[Extracted information]
···
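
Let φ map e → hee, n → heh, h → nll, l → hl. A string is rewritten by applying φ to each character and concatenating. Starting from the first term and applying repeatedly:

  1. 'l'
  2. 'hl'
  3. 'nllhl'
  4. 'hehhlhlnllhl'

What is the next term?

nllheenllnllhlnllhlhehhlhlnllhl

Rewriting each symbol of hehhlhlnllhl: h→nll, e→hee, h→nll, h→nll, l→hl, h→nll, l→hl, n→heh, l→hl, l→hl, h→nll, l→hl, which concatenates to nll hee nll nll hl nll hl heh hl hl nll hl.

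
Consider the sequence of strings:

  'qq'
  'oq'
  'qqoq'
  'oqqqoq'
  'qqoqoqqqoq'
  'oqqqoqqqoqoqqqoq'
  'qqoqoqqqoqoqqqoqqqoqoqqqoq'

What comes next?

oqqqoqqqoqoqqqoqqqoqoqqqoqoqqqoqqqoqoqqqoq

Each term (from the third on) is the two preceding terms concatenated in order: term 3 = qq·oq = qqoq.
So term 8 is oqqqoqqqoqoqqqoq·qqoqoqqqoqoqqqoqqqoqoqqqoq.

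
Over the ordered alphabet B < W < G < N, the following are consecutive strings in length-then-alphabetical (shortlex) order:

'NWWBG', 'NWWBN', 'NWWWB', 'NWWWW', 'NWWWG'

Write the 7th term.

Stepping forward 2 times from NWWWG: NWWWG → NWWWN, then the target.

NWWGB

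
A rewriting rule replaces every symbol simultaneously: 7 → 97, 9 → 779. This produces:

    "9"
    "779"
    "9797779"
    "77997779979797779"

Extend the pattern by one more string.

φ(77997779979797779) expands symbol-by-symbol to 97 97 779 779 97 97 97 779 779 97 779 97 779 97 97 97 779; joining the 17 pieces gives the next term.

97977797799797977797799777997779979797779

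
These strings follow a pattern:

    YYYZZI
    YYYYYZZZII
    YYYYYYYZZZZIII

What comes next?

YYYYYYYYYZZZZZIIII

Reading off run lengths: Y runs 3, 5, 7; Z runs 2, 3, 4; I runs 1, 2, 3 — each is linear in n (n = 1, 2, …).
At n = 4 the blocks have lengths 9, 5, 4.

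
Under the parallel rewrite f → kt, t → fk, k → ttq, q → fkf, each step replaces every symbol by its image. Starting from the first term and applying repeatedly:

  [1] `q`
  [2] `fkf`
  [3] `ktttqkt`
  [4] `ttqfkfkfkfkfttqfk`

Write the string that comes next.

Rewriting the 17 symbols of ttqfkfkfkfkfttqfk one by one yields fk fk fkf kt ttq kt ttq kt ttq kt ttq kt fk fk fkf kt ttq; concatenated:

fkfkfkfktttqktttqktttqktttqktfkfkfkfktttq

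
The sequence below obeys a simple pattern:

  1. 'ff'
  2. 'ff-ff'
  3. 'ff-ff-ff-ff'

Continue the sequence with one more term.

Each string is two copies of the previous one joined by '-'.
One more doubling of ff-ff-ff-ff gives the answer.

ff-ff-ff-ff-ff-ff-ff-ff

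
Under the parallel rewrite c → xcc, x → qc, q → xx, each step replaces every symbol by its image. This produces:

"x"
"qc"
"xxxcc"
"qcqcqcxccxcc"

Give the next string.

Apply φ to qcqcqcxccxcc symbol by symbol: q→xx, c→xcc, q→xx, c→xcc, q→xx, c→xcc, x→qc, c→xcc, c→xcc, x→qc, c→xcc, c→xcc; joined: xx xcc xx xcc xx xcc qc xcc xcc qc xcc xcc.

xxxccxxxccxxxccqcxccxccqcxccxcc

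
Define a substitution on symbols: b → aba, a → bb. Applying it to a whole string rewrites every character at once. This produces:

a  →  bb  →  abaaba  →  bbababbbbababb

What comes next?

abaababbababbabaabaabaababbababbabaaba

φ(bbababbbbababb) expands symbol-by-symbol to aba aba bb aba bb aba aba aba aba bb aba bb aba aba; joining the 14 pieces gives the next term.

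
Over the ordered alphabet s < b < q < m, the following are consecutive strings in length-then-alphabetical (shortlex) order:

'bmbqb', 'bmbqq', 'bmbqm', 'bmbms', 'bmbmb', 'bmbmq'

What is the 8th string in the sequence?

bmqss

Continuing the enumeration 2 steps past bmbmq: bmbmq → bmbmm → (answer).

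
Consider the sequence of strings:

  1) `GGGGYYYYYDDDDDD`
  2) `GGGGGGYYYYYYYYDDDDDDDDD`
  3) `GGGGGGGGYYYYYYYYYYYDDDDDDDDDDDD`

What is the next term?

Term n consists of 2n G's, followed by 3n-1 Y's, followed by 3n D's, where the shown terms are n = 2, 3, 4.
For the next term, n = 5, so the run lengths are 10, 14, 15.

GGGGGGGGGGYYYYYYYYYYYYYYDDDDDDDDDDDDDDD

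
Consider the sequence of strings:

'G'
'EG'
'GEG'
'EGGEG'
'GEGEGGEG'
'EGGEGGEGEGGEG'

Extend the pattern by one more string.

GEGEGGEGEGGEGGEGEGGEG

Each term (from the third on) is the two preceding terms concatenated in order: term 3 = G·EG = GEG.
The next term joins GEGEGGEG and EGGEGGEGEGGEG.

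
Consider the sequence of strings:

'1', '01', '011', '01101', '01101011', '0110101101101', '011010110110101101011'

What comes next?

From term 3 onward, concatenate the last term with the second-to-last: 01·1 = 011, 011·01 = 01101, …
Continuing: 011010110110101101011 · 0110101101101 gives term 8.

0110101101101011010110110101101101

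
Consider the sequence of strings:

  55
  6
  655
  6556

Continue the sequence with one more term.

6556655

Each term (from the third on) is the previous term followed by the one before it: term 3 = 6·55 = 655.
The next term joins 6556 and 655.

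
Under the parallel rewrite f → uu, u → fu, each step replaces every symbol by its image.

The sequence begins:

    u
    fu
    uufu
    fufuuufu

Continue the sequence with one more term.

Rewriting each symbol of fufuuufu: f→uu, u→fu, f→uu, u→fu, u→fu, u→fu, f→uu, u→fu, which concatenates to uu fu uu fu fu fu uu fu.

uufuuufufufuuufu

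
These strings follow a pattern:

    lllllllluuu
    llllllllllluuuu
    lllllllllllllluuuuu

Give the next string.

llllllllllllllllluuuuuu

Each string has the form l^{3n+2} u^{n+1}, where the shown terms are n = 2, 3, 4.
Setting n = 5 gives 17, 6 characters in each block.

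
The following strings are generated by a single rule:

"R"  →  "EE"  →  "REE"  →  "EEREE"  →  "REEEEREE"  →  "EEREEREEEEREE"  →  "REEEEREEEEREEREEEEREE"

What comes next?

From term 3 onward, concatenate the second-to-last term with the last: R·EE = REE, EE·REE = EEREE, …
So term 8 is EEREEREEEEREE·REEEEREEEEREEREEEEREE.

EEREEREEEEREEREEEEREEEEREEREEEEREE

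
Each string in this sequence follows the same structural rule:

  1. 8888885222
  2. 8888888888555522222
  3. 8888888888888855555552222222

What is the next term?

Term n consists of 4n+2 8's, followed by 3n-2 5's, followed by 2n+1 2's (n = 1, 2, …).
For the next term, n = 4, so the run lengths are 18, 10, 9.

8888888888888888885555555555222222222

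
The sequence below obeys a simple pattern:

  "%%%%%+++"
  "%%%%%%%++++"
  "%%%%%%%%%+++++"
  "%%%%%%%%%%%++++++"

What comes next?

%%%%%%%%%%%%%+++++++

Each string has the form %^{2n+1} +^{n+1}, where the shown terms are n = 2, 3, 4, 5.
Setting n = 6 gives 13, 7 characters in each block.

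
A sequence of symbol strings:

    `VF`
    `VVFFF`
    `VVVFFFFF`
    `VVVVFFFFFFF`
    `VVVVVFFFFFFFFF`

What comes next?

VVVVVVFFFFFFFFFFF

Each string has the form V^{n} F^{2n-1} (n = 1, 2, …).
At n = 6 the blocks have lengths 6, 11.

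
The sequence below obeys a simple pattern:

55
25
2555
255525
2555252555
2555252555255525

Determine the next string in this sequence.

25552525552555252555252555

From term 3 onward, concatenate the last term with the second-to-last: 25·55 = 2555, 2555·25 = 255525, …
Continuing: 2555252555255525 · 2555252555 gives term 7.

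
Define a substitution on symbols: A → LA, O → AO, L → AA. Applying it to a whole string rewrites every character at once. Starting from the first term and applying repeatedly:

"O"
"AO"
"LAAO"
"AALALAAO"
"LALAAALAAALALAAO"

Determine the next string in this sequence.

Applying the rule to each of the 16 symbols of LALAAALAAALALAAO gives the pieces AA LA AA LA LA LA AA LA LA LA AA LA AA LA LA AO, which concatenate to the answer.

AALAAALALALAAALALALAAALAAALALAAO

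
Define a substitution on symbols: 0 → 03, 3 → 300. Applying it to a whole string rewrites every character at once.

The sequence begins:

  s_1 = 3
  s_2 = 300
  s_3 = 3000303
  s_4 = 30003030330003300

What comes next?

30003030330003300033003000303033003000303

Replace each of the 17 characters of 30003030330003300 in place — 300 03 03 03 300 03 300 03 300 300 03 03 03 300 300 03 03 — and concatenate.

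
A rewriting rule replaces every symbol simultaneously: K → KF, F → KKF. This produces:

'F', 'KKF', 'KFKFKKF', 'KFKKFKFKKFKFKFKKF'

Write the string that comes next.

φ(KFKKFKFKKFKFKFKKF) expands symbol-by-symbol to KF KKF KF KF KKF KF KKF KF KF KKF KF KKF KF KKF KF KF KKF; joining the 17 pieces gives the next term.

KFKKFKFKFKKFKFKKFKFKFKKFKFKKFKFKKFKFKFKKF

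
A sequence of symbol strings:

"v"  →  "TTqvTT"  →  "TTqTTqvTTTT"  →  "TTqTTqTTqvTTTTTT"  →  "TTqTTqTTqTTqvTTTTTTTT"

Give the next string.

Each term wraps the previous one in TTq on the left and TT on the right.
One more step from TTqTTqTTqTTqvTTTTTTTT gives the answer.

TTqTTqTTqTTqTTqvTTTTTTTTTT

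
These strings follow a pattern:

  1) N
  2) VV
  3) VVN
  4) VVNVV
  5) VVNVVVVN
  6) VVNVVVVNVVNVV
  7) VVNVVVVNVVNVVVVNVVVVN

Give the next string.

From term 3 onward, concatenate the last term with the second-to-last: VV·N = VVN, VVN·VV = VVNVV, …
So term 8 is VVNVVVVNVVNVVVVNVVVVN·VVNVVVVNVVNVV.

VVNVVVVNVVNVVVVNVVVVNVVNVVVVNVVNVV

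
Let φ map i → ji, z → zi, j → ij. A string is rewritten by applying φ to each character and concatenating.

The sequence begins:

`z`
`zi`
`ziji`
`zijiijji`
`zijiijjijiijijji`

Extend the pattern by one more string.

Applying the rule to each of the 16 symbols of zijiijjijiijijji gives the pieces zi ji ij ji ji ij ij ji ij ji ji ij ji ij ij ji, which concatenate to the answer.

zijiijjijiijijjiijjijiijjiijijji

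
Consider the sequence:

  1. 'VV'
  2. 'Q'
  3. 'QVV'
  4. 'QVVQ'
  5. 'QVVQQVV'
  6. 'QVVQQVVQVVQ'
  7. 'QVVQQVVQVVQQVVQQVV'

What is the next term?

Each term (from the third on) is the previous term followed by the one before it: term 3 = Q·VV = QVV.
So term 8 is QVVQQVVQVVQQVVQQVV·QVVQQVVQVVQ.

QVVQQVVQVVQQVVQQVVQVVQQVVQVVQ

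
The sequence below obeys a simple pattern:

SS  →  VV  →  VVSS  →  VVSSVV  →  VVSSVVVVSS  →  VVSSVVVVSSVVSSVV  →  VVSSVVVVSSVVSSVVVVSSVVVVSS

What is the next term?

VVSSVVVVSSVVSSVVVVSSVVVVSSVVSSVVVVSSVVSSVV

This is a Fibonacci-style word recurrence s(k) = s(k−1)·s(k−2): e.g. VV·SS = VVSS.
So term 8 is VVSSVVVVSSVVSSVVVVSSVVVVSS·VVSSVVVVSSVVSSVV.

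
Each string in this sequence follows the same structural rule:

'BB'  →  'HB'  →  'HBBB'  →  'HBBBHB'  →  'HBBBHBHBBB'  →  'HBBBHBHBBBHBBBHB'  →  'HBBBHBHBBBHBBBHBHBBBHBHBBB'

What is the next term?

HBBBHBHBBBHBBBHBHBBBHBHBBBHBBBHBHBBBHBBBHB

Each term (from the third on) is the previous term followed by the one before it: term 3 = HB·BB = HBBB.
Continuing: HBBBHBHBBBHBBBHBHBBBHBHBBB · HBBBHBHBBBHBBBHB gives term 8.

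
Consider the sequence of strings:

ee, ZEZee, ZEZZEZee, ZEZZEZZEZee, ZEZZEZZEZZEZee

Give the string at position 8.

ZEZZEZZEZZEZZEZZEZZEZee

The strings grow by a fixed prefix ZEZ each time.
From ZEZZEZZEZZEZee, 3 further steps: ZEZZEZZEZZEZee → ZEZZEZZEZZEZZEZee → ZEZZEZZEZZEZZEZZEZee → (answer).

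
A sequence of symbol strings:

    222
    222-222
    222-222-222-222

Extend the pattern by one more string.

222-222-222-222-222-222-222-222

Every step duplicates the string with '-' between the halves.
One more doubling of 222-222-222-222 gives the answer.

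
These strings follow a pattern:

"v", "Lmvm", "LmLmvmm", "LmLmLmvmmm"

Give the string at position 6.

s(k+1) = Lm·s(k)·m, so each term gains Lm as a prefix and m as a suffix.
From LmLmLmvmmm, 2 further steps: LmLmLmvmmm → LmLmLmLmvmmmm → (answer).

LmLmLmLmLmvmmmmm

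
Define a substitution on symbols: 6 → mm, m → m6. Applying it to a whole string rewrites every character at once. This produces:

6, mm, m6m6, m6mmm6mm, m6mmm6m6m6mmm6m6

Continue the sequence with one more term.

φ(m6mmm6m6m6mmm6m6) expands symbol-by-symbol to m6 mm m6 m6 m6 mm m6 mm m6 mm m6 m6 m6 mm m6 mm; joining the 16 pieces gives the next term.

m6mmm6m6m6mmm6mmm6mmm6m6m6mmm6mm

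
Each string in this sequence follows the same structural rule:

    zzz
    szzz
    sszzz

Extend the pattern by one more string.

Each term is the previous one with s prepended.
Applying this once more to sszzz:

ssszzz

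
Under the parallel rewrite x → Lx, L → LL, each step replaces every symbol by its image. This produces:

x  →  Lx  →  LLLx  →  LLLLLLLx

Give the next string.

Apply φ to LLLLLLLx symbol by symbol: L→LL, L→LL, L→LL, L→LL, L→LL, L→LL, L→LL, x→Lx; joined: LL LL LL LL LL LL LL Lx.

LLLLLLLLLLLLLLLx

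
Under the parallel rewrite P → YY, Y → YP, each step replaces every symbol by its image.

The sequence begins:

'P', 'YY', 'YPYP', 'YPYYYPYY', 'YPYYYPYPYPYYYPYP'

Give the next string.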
···
[What to produce] When the line with "s_3 = 3000303" is reached in the data above, start copying there, and copy each line exactly until the line with "A rewriting rule replaces every symbol simultaneously: K" has been copied; copy nothing else.

[Output of the task]
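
  s_3 = 3000303
  s_4 = 30003030330003300

What comes next?

30003030330003300033003000303033003000303

Replace each of the 17 characters of 30003030330003300 in place — 300 03 03 03 300 03 300 03 300 300 03 03 03 300 300 03 03 — and concatenate.

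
A rewriting rule replaces every symbol simultaneously: K → KF, F → KKF. This produces: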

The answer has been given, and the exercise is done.